EXERCISE REQUIREMENTS:
Please write out all of the entries without altering anything.
START DATA UNDER STUDY
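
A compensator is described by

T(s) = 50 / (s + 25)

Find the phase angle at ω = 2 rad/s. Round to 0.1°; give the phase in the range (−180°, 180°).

Substitute s = j2:
Numerator: 50 = 50 + j0
Denominator: (j2) + 25 = 25 + j2
|N| = √(50² + 0²) ≈ 50, ∠N ≈ 0.00°
|D| = √(25² + 2²) ≈ 25.08, ∠D ≈ 4.57°
∠T = 0.00° − 4.57° = -4.57°

-4.6°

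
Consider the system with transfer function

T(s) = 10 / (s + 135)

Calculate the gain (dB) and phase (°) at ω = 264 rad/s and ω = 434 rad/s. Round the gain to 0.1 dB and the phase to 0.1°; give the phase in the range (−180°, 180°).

ω = 264: -29.4 dB, -62.9°; ω = 434: -33.2 dB, -72.7°

At s = jω = j264:
pole (s+135): 135 + j264 → |·| = √(135²+264²) = √87921 ≈ 296.51, ∠ = arctan(264/135) ≈ 62.92°
|T| = 10 / 296.51 ≈ 0.033726
Gain = 20 log₁₀(0.033726) ≈ -29.44 dB
∠T = 0.00° − 62.92° = -62.92°

At s = jω = j434:
pole (s+135): 135 + j434 → |·| = √(135²+434²) = √206581 ≈ 454.51, ∠ = arctan(434/135) ≈ 72.72°
|T| = 10 / 454.51 ≈ 0.022002
Gain = 20 log₁₀(0.022002) ≈ -33.15 dB
∠T = 0.00° − 72.72° = -72.72°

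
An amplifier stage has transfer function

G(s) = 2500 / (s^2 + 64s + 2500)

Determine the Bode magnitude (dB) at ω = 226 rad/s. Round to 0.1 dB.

-26.1 dB

At s = jω = j226:
quadratic: (j226)² + 64·j226 + 2500 = -48576 + j14464 → |·| ≈ 50684, ∠ ≈ 163.42°
|G| = 2500 / 50684 ≈ 0.049325
Gain = 20 log₁₀(0.049325) ≈ -26.14 dB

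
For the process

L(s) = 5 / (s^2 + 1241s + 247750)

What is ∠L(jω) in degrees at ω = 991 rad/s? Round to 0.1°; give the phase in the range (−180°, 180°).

Substitute s = j991:
Numerator: 5 = 5 + j0
Denominator: (j991)^2 + 1241(j991) + 247750 = -734331 + j1229831
|N| = √(5² + 0²) ≈ 5, ∠N ≈ 0.00°
|D| = √(734331² + 1229831²) ≈ 1.4324e+06, ∠D ≈ 120.84°
∠L = 0.00° − 120.84° = -120.84°

-120.8°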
END DATA UNDER STUDY
TASK RESULT:
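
A compensator is described by

T(s) = 50 / (s + 25)

Find the phase angle at ω = 2 rad/s. Round to 0.1°; give the phase in the range (−180°, 180°).

Substitute s = j2:
Numerator: 50 = 50 + j0
Denominator: (j2) + 25 = 25 + j2
|N| = √(50² + 0²) ≈ 50, ∠N ≈ 0.00°
|D| = √(25² + 2²) ≈ 25.08, ∠D ≈ 4.57°
∠T = 0.00° − 4.57° = -4.57°

-4.6°

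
Consider the system with transfer function

T(s) = 10 / (s + 135)

Calculate the gain (dB) and phase (°) at ω = 264 rad/s and ω = 434 rad/s. Round the gain to 0.1 dB and the phase to 0.1°; give the phase in the range (−180°, 180°).

ω = 264: -29.4 dB, -62.9°; ω = 434: -33.2 dB, -72.7°

At s = jω = j264:
pole (s+135): 135 + j264 → |·| = √(135²+264²) = √87921 ≈ 296.51, ∠ = arctan(264/135) ≈ 62.92°
|T| = 10 / 296.51 ≈ 0.033726
Gain = 20 log₁₀(0.033726) ≈ -29.44 dB
∠T = 0.00° − 62.92° = -62.92°

At s = jω = j434:
pole (s+135): 135 + j434 → |·| = √(135²+434²) = √206581 ≈ 454.51, ∠ = arctan(434/135) ≈ 72.72°
|T| = 10 / 454.51 ≈ 0.022002
Gain = 20 log₁₀(0.022002) ≈ -33.15 dB
∠T = 0.00° − 72.72° = -72.72°

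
An amplifier stage has transfer function

G(s) = 2500 / (s^2 + 64s + 2500)

Determine the Bode magnitude (dB) at ω = 226 rad/s. Round to 0.1 dB.

-26.1 dB

At s = jω = j226:
quadratic: (j226)² + 64·j226 + 2500 = -48576 + j14464 → |·| ≈ 50684, ∠ ≈ 163.42°
|G| = 2500 / 50684 ≈ 0.049325
Gain = 20 log₁₀(0.049325) ≈ -26.14 dB

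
For the process

L(s) = 5 / (s^2 + 1241s + 247750)

What is ∠L(jω) in degrees at ω = 991 rad/s? Round to 0.1°; give the phase in the range (−180°, 180°).

Substitute s = j991:
Numerator: 5 = 5 + j0
Denominator: (j991)^2 + 1241(j991) + 247750 = -734331 + j1229831
|N| = √(5² + 0²) ≈ 5, ∠N ≈ 0.00°
|D| = √(734331² + 1229831²) ≈ 1.4324e+06, ∠D ≈ 120.84°
∠L = 0.00° − 120.84° = -120.84°

-120.8°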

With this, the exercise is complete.